Stored items
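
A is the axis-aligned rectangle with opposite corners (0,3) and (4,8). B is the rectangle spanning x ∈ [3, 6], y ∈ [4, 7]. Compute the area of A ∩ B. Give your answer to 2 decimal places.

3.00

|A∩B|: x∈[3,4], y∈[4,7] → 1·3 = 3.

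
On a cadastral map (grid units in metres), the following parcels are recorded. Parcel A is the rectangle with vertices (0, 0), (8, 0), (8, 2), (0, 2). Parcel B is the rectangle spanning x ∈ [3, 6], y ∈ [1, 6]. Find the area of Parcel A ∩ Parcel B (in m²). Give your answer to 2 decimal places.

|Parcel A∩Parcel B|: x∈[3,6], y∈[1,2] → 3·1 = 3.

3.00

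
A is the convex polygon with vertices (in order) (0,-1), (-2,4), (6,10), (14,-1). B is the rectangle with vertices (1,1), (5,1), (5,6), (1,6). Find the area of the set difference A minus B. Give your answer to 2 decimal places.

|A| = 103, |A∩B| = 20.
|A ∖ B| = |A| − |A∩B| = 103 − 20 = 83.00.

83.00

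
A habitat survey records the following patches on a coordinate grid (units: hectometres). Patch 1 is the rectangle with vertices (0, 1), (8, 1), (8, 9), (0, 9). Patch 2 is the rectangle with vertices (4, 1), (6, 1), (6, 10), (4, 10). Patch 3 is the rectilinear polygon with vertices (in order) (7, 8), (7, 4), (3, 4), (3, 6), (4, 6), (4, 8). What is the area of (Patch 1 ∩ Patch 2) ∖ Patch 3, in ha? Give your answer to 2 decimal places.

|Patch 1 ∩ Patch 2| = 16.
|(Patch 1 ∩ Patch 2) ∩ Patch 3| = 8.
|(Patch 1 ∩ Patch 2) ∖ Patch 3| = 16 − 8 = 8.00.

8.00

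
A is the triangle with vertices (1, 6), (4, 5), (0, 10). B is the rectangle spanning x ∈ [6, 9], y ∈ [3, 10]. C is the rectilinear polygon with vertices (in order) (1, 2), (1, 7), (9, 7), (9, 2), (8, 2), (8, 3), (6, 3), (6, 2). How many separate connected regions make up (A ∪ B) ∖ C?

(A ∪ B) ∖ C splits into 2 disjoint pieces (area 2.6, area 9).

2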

• _PROBLEM TO WORK ON_: Transcribe the records above with every character unchanged.

• _ANSWER TO THE PROBLEM_:
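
A is the axis-aligned rectangle with opposite corners (0,3) and (4,8). B is the rectangle spanning x ∈ [3, 6], y ∈ [4, 7]. Compute the area of A ∩ B. Give your answer to 2 decimal places.

3.00

|A∩B|: x∈[3,4], y∈[4,7] → 1·3 = 3.

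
On a cadastral map (grid units in metres), the following parcels are recorded. Parcel A is the rectangle with vertices (0, 0), (8, 0), (8, 2), (0, 2). Parcel B is the rectangle spanning x ∈ [3, 6], y ∈ [1, 6]. Find the area of Parcel A ∩ Parcel B (in m²). Give your answer to 2 decimal places.

|Parcel A∩Parcel B|: x∈[3,6], y∈[1,2] → 3·1 = 3.

3.00

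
A is the convex polygon with vertices (in order) (0,-1), (-2,4), (6,10), (14,-1). B is the rectangle with vertices (1,1), (5,1), (5,6), (1,6). Find the area of the set difference A minus B. Give your answer to 2 decimal places.

|A| = 103, |A∩B| = 20.
|A ∖ B| = |A| − |A∩B| = 103 − 20 = 83.00.

83.00

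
A habitat survey records the following patches on a coordinate grid (units: hectometres). Patch 1 is the rectangle with vertices (0, 1), (8, 1), (8, 9), (0, 9). Patch 2 is the rectangle with vertices (4, 1), (6, 1), (6, 10), (4, 10). Patch 3 is the rectilinear polygon with vertices (in order) (7, 8), (7, 4), (3, 4), (3, 6), (4, 6), (4, 8). What is the area of (Patch 1 ∩ Patch 2) ∖ Patch 3, in ha? Give your answer to 2 decimal places.

|Patch 1 ∩ Patch 2| = 16.
|(Patch 1 ∩ Patch 2) ∩ Patch 3| = 8.
|(Patch 1 ∩ Patch 2) ∖ Patch 3| = 16 − 8 = 8.00.

8.00

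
A is the triangle with vertices (1, 6), (4, 5), (0, 10). B is the rectangle spanning x ∈ [6, 9], y ∈ [3, 10]. C is the rectilinear polygon with vertices (in order) (1, 2), (1, 7), (9, 7), (9, 2), (8, 2), (8, 3), (6, 3), (6, 2). How many separate connected regions make up (A ∪ B) ∖ C?

(A ∪ B) ∖ C splits into 2 disjoint pieces (area 2.6, area 9).

2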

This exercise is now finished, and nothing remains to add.